Output every record below exactly as it appears.

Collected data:
________________________________________
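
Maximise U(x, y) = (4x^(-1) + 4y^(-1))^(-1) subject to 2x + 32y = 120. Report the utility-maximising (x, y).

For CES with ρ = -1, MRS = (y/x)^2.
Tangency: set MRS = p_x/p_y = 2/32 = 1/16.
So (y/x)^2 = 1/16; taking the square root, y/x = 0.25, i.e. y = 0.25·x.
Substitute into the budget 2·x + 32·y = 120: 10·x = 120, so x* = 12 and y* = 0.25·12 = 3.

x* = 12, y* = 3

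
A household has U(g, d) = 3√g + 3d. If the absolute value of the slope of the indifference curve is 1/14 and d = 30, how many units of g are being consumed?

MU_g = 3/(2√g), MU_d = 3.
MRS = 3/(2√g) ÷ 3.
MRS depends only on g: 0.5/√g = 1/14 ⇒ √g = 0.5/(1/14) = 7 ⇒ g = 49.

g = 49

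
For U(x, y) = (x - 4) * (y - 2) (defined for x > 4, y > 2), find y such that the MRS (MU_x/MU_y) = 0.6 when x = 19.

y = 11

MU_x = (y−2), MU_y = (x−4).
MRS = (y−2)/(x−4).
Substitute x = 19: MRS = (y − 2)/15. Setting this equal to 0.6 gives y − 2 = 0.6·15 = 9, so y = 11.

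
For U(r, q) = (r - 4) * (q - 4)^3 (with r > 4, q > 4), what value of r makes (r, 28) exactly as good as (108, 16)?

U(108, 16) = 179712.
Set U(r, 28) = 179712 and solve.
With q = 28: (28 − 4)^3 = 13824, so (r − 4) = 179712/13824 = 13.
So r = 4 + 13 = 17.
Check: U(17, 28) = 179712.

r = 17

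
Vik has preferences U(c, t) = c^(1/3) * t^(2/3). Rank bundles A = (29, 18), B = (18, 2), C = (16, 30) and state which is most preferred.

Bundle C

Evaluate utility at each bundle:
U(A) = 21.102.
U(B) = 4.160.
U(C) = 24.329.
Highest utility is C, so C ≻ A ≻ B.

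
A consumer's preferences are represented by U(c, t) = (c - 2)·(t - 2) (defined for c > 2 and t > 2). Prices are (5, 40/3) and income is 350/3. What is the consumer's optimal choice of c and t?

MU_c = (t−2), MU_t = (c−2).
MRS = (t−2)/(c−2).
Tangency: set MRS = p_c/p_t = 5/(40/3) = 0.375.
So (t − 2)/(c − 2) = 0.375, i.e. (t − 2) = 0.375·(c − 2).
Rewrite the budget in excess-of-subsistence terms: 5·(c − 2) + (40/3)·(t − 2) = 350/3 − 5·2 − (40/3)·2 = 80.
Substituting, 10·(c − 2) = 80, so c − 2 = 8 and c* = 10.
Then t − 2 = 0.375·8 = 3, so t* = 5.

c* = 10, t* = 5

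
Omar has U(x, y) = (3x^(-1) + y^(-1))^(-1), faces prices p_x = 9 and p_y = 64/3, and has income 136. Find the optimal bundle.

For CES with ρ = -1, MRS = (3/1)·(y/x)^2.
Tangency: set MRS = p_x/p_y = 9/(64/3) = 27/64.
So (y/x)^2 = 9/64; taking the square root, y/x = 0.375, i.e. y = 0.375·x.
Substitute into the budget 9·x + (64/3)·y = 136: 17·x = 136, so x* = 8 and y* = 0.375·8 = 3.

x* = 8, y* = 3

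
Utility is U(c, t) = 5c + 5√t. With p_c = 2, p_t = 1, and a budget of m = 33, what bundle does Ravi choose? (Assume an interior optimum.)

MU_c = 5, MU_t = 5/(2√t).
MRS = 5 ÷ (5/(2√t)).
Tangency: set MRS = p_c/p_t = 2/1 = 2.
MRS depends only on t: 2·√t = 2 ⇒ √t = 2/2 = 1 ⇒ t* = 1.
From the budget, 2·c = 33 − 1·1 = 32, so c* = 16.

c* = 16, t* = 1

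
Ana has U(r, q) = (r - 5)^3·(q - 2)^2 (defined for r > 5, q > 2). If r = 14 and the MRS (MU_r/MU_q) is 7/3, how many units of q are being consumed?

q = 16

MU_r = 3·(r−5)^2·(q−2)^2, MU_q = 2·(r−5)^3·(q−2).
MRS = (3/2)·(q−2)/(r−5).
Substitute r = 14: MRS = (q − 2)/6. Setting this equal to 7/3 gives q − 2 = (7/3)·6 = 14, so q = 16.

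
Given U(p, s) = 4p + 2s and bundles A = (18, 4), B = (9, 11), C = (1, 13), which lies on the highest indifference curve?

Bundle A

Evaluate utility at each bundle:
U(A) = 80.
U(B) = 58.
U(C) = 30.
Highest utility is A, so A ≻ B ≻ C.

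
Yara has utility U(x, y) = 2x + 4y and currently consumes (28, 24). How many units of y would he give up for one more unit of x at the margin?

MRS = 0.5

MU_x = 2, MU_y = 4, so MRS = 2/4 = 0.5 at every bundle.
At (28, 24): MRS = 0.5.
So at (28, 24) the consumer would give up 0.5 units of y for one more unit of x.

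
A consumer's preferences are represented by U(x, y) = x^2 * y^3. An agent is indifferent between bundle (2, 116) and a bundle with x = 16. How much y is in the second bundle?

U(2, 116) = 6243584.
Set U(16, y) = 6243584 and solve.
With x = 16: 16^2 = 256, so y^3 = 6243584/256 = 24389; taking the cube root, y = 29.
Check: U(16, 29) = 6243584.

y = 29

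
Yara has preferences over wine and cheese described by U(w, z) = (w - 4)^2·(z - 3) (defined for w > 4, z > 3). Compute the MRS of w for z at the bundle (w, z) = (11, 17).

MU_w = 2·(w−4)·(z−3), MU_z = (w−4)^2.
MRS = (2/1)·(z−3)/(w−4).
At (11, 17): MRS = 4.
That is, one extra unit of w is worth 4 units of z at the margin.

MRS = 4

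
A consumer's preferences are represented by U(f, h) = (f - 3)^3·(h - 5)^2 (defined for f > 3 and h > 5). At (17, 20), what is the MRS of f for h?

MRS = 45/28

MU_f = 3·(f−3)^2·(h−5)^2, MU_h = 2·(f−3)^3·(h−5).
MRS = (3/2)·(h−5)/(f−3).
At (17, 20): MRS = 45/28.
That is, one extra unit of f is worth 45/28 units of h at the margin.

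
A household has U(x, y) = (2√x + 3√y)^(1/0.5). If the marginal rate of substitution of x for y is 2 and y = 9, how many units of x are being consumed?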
________________________________________
[Response to the exercise]
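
Maximise U(x, y) = (4x^(-1) + 4y^(-1))^(-1) subject to 2x + 32y = 120. Report the utility-maximising (x, y).

For CES with ρ = -1, MRS = (y/x)^2.
Tangency: set MRS = p_x/p_y = 2/32 = 1/16.
So (y/x)^2 = 1/16; taking the square root, y/x = 0.25, i.e. y = 0.25·x.
Substitute into the budget 2·x + 32·y = 120: 10·x = 120, so x* = 12 and y* = 0.25·12 = 3.

x* = 12, y* = 3

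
A household has U(g, d) = 3√g + 3d. If the absolute value of the slope of the indifference curve is 1/14 and d = 30, how many units of g are being consumed?

MU_g = 3/(2√g), MU_d = 3.
MRS = 3/(2√g) ÷ 3.
MRS depends only on g: 0.5/√g = 1/14 ⇒ √g = 0.5/(1/14) = 7 ⇒ g = 49.

g = 49

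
For U(x, y) = (x - 4) * (y - 2) (defined for x > 4, y > 2), find y such that the MRS (MU_x/MU_y) = 0.6 when x = 19.

y = 11

MU_x = (y−2), MU_y = (x−4).
MRS = (y−2)/(x−4).
Substitute x = 19: MRS = (y − 2)/15. Setting this equal to 0.6 gives y − 2 = 0.6·15 = 9, so y = 11.

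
For U(r, q) = (r - 4) * (q - 4)^3 (with r > 4, q > 4), what value of r makes (r, 28) exactly as good as (108, 16)?

U(108, 16) = 179712.
Set U(r, 28) = 179712 and solve.
With q = 28: (28 − 4)^3 = 13824, so (r − 4) = 179712/13824 = 13.
So r = 4 + 13 = 17.
Check: U(17, 28) = 179712.

r = 17

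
Vik has preferences U(c, t) = c^(1/3) * t^(2/3). Rank bundles A = (29, 18), B = (18, 2), C = (16, 30) and state which is most preferred.

Bundle C

Evaluate utility at each bundle:
U(A) = 21.102.
U(B) = 4.160.
U(C) = 24.329.
Highest utility is C, so C ≻ A ≻ B.

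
A consumer's preferences are represented by U(c, t) = (c - 2)·(t - 2) (defined for c > 2 and t > 2). Prices are (5, 40/3) and income is 350/3. What is the consumer's optimal choice of c and t?

MU_c = (t−2), MU_t = (c−2).
MRS = (t−2)/(c−2).
Tangency: set MRS = p_c/p_t = 5/(40/3) = 0.375.
So (t − 2)/(c − 2) = 0.375, i.e. (t − 2) = 0.375·(c − 2).
Rewrite the budget in excess-of-subsistence terms: 5·(c − 2) + (40/3)·(t − 2) = 350/3 − 5·2 − (40/3)·2 = 80.
Substituting, 10·(c − 2) = 80, so c − 2 = 8 and c* = 10.
Then t − 2 = 0.375·8 = 3, so t* = 5.

c* = 10, t* = 5

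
Omar has U(x, y) = (3x^(-1) + y^(-1))^(-1), faces prices p_x = 9 and p_y = 64/3, and has income 136. Find the optimal bundle.

For CES with ρ = -1, MRS = (3/1)·(y/x)^2.
Tangency: set MRS = p_x/p_y = 9/(64/3) = 27/64.
So (y/x)^2 = 9/64; taking the square root, y/x = 0.375, i.e. y = 0.375·x.
Substitute into the budget 9·x + (64/3)·y = 136: 17·x = 136, so x* = 8 and y* = 0.375·8 = 3.

x* = 8, y* = 3

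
Utility is U(c, t) = 5c + 5√t. With p_c = 2, p_t = 1, and a budget of m = 33, what bundle does Ravi choose? (Assume an interior optimum.)

MU_c = 5, MU_t = 5/(2√t).
MRS = 5 ÷ (5/(2√t)).
Tangency: set MRS = p_c/p_t = 2/1 = 2.
MRS depends only on t: 2·√t = 2 ⇒ √t = 2/2 = 1 ⇒ t* = 1.
From the budget, 2·c = 33 − 1·1 = 32, so c* = 16.

c* = 16, t* = 1

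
Ana has U(r, q) = (r - 5)^3·(q - 2)^2 (defined for r > 5, q > 2). If r = 14 and the MRS (MU_r/MU_q) is 7/3, how many units of q are being consumed?

q = 16

MU_r = 3·(r−5)^2·(q−2)^2, MU_q = 2·(r−5)^3·(q−2).
MRS = (3/2)·(q−2)/(r−5).
Substitute r = 14: MRS = (q − 2)/6. Setting this equal to 7/3 gives q − 2 = (7/3)·6 = 14, so q = 16.

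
Given U(p, s) = 4p + 2s and bundles A = (18, 4), B = (9, 11), C = (1, 13), which lies on the highest indifference curve?

Bundle A

Evaluate utility at each bundle:
U(A) = 80.
U(B) = 58.
U(C) = 30.
Highest utility is A, so A ≻ B ≻ C.

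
Yara has utility U(x, y) = 2x + 4y and currently consumes (28, 24). How many units of y would he give up for one more unit of x at the margin?

MRS = 0.5

MU_x = 2, MU_y = 4, so MRS = 2/4 = 0.5 at every bundle.
At (28, 24): MRS = 0.5.
So at (28, 24) the consumer would give up 0.5 units of y for one more unit of x.

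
A consumer's preferences are represented by U(x, y) = x^2 * y^3. An agent is indifferent between bundle (2, 116) and a bundle with x = 16. How much y is in the second bundle?

U(2, 116) = 6243584.
Set U(16, y) = 6243584 and solve.
With x = 16: 16^2 = 256, so y^3 = 6243584/256 = 24389; taking the cube root, y = 29.
Check: U(16, 29) = 6243584.

y = 29

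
Yara has preferences over wine and cheese described by U(w, z) = (w - 4)^2·(z - 3) (defined for w > 4, z > 3). Compute the MRS of w for z at the bundle (w, z) = (11, 17).

MU_w = 2·(w−4)·(z−3), MU_z = (w−4)^2.
MRS = (2/1)·(z−3)/(w−4).
At (11, 17): MRS = 4.
That is, one extra unit of w is worth 4 units of z at the margin.

MRS = 4

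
A consumer's preferences are represented by U(f, h) = (f - 3)^3·(h - 5)^2 (defined for f > 3 and h > 5). At (17, 20), what is the MRS of f for h?

MRS = 45/28

MU_f = 3·(f−3)^2·(h−5)^2, MU_h = 2·(f−3)^3·(h−5).
MRS = (3/2)·(h−5)/(f−3).
At (17, 20): MRS = 45/28.
That is, one extra unit of f is worth 45/28 units of h at the margin.

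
A household has U(x, y) = (2√x + 3√y)^(1/0.5). If the marginal rate of substitution of x for y is 2 and y = 9, how many units of x are being consumed?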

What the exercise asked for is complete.